EXERCISE DIRECTIONS
Return only the tail of the data below, word for word: the line with "In how many points does x + 5y = 50" and each line after it through the final one.

SOURCE DATA
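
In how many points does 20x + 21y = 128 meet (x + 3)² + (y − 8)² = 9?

2

Centre (−3, 8), r² = 9. Distance² from centre to line = (−20)²/841 = 400/841.
Since d² < r², the line cuts the circle twice.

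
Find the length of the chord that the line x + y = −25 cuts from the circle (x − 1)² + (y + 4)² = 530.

Express y = −x − 25 and substitute into the circle:
2x² + 40x − 88 = 0  ⟹  x² + 20x − 44 = 0
x = 2 or x = −22, giving (2, −27) and (−22, −3).
Chord length = distance between (2, −27) and (−22, −3) = √1152 = 24√2.

24√2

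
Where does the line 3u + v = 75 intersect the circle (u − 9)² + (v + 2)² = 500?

(19, 18) and (29, −12)

From the line, v = −3u + 75. Substituting:
10u² − 480u + 5510 = 0  ⟹  u² − 48u + 551 = 0
u = 29 or u = 19, giving (29, −12) and (19, 18).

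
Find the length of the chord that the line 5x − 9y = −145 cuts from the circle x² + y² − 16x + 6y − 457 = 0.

The distance from (8, −3) to the line is 212/√106, and r² = 530.
Half the chord is √(r² − d²) = √(106), so the full chord is 2√106.

2√106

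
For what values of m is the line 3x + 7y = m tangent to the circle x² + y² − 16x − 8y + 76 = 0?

m = 52 ± 2√58

Tangency holds when the distance from the centre (8, 4) to the line equals the radius 2:
|3·8 + 7·4 − m| / √58 = 2
|m − (52)| = 2√58.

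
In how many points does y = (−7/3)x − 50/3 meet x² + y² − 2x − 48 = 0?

0

Substituting the line into the circle gives 58x² + 682x + 2068 = 0.
Δ = 465124 − 479776 = −14652.
No real roots: the line does not meet the circle.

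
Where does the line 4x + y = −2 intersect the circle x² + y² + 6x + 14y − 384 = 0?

Substitute y = −4x − 2:
17x² − 34x − 408 = 0  ⟹  x² − 2x − 24 = 0
x = 6 or x = −4, giving (6, −26) and (−4, 14).

(−4, 14) and (6, −26)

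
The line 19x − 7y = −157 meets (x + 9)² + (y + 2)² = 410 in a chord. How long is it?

2√410

The distance from (−9, −2) to the line is 0/√410, and r² = 410.
Chord = 2√(r² − d²) = 2·√(410) = 2√410.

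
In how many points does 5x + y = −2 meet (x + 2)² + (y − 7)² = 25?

d² = (5·(−2) + 1·7 − (−2))²/26 = 1/26; r² = 25.
Since d² < r², the line cuts the circle twice.

2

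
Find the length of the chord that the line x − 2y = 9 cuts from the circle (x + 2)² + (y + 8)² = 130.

Centre (−2, −8), r² = 130. Perpendicular distance d from centre to line = |5| / √5 = 5/√5.
Half the chord is √(r² − d²) = √(125), so the full chord is 10√5.

10√5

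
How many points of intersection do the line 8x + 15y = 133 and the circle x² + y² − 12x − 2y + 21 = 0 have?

0

Centre (6, 1), r² = 16. Distance² from centre to line = (−70)²/289 = 4900/289.
Since d² > r², the line lies outside the circle.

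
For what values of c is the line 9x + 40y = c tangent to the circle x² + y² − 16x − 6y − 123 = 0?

c = −382 or c = 766

For a tangent, require d(centre, line) = r = 14.
|9·8 + 40·3 − c| / √1681 = 14
|c − (192)| = 14·41, so c = 766 or c = −382.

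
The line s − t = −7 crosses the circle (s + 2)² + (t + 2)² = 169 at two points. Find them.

Substitute t = s + 7:
2s² + 22s − 84 = 0  ⟹  s² + 11s − 42 = 0
s = 3 or s = −14, giving (3, 10) and (−14, −7).

(−14, −7) and (3, 10)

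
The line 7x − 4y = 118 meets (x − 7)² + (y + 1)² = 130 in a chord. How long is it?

The distance from (7, −1) to the line is 65/√65, and r² = 130.
Chord = 2√(r² − d²) = 2·√(65) = 2√65.

2√65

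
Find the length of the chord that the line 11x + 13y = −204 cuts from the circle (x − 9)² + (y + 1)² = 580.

The distance from (9, −1) to the line is 290/√290, and r² = 580.
Half the chord is √(r² − d²) = √(290), so the full chord is 2√290.

2√290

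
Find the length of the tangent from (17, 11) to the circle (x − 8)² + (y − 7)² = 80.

The centre is (8, 7) and r = 4√5. The square of the distance from P to the centre is 81 + 16 = 97.
The tangent meets the radius at right angles, so tangent² = |PO|² − r² = 97 − 80 = 17.

√17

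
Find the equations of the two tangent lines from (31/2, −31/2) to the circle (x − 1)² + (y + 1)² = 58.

7x + 3y = 62 and 3x + 7y = −62

A line y − (−31/2) = m(x − (31/2)) is tangent when its distance from (1, −1) is √58:
[m·(−29/2) − (29/2)]² = 58(m² + 1)
21m² + 58m + 21 = 0, so m = −7/3 or m = −3/7.
With m = −7/3: 7x + 3y = 62. With m = −3/7: 3x + 7y = −62.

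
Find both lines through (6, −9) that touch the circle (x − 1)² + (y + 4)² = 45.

Let a tangent through (6, −9) have slope m. Its distance from (1, −4) must equal 3√5:
[m·(−5) − (5)]² = 45(m² + 1)
2m² − 5m + 2 = 0, so m = 2 or m = 1/2.
Through (6, −9) these give 2x − y = 21 and x − 2y = 24.

2x − y = 21 and x − 2y = 24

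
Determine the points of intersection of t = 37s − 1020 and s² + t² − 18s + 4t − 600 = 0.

(27, −21) and (28, 16)

Express t = 37s − 1020 and substitute into the circle:
1370s² − 75350s + 1035720 = 0  ⟹  s² − 55s + 756 = 0
s = 28 or s = 27, giving (28, 16) and (27, −21).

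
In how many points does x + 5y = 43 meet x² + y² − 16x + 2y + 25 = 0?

Centre (8, −1), r² = 40. Distance² from centre to line = (−40)²/26 = 800/13.
Since d² > r², the line lies outside the circle.

0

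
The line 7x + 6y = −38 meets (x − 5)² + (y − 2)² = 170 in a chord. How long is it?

2√85

Centre (5, 2), r² = 170. Perpendicular distance d from centre to line = |85| / √85 = 85/√85.
Half the chord is √(r² − d²) = √(85), so the full chord is 2√85.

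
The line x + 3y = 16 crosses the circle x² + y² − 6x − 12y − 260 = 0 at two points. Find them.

Express y = (16 − x)/3 and substitute into the circle:
10x² − 50x − 2660 = 0  ⟹  x² − 5x − 266 = 0
x = 19 or x = −14, giving (19, −1) and (−14, 10).

(−14, 10) and (19, −1)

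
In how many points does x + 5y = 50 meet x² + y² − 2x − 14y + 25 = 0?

2

d² = (1·1 + 5·7 − (50))²/26 = 98/13; r² = 25.
Since d² < r², the line cuts the circle twice.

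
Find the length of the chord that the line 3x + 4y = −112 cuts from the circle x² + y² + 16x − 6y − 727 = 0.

40

The distance from (−8, 3) to the line is 100/√25, and r² = 800.
Half the chord is √(r² − d²) = √(400), so the full chord is 40.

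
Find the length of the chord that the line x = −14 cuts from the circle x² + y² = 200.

The line gives x = −14. Substituting into the circle:
y² − 4 = 0
y = 2 or y = −2, giving (−14, 2) and (−14, −2).
|(−14, 2) − (−14, −2)| = √((0)² + (4)²) = 4.

4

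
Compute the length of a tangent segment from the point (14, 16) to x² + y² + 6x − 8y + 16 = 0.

2√106

Centre (−3, 4), r² = 9. |PO|² = (17)² + (12)² = 433.
Power of the point: PT² = |PO|² − r² = 424, so PT = 2√106.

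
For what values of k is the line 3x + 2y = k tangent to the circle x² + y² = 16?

The line touches the circle iff its distance from (0, 0) is 4:
|3·0 + 2·0 − k| / √13 = 4
|k| = 4√13.

k = ±4√13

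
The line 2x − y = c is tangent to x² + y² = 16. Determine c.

c = ±4√5

For a tangent, require d(centre, line) = r = 4.
|2·0 − 1·0 − c| / √5 = 4
|c| = 4√5.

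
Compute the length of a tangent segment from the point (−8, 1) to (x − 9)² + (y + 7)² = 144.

√209

The centre is (9, −7) and r = 12. The square of the distance from P to the centre is 289 + 64 = 353.
By the tangent–radius right angle, tangent length = √(|PO|² − r²) = √209.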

ANSWER SPACE
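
In how many points does x + 5y = 50 meet x² + y² − 2x − 14y + 25 = 0?

2

d² = (1·1 + 5·7 − (50))²/26 = 98/13; r² = 25.
Since d² < r², the line cuts the circle twice.

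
Find the length of the chord that the line 3x + 4y = −112 cuts from the circle x² + y² + 16x − 6y − 727 = 0.

40

The distance from (−8, 3) to the line is 100/√25, and r² = 800.
Half the chord is √(r² − d²) = √(400), so the full chord is 40.

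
Find the length of the chord that the line x = −14 cuts from the circle x² + y² = 200.

The line gives x = −14. Substituting into the circle:
y² − 4 = 0
y = 2 or y = −2, giving (−14, 2) and (−14, −2).
|(−14, 2) − (−14, −2)| = √((0)² + (4)²) = 4.

4

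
Compute the length of a tangent segment from the point (14, 16) to x² + y² + 6x − 8y + 16 = 0.

2√106

Centre (−3, 4), r² = 9. |PO|² = (17)² + (12)² = 433.
Power of the point: PT² = |PO|² − r² = 424, so PT = 2√106.

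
For what values of k is the line 3x + 2y = k tangent to the circle x² + y² = 16?

The line touches the circle iff its distance from (0, 0) is 4:
|3·0 + 2·0 − k| / √13 = 4
|k| = 4√13.

k = ±4√13

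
The line 2x − y = c is tangent to x² + y² = 16. Determine c.

c = ±4√5

For a tangent, require d(centre, line) = r = 4.
|2·0 − 1·0 − c| / √5 = 4
|c| = 4√5.

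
Compute the length of a tangent segment from the point (−8, 1) to (x − 9)² + (y + 7)² = 144.

√209

The centre is (9, −7) and r = 12. The square of the distance from P to the centre is 289 + 64 = 353.
By the tangent–radius right angle, tangent length = √(|PO|² − r²) = √209.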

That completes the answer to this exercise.